Stored records:

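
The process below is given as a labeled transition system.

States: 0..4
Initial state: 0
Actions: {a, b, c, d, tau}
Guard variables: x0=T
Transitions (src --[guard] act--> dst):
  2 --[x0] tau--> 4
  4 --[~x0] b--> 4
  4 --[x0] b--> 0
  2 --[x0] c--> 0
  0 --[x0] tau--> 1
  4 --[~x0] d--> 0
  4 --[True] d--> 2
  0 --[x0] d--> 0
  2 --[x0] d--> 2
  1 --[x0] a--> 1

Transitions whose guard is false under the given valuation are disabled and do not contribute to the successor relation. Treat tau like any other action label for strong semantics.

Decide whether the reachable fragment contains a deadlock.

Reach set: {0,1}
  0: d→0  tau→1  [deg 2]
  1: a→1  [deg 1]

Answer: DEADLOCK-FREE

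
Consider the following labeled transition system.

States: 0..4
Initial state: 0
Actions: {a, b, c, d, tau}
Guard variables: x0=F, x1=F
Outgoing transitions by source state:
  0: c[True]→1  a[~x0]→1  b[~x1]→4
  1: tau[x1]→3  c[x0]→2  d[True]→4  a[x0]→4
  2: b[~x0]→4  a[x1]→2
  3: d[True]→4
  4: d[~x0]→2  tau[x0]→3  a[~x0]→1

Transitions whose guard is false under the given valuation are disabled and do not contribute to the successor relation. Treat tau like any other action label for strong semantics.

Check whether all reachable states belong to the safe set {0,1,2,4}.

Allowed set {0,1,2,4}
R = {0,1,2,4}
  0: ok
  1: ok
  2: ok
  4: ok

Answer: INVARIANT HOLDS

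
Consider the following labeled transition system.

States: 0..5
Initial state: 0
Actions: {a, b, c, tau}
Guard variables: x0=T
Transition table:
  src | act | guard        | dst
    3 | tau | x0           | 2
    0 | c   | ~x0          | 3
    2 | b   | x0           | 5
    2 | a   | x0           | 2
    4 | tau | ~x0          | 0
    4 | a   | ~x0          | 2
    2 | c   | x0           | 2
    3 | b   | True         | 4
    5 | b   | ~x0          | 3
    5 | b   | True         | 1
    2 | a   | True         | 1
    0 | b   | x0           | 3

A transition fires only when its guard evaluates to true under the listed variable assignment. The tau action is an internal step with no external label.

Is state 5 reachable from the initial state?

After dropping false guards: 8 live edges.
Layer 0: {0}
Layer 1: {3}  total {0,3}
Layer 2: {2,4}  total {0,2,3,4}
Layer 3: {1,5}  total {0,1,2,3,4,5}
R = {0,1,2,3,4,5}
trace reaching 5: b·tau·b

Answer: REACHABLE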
* * *
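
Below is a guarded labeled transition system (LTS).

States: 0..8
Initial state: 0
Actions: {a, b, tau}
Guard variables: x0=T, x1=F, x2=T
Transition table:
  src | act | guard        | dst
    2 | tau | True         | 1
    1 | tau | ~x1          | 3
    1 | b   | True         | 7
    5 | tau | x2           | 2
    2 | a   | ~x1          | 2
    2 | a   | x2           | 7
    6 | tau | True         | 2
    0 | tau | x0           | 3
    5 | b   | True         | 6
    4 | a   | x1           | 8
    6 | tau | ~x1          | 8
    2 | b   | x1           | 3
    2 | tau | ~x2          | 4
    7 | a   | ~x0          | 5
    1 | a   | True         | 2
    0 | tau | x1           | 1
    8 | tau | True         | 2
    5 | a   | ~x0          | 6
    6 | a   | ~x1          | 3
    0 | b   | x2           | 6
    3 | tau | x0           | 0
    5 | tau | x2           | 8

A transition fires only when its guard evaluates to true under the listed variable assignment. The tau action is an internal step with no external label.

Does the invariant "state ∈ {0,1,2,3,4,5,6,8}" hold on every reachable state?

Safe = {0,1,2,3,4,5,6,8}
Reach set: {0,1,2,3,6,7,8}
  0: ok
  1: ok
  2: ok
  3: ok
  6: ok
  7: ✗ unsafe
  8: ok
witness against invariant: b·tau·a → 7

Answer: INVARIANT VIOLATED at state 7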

Task prompt:
Filter the entries down to the lines containing "variables". Copy each of those lines.

Solution for this exercise:
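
Guard variables: x0=T
Guard variables: x0=F, x1=F
Guard variables: x0=T
Guard variables: x0=T, x1=F, x2=T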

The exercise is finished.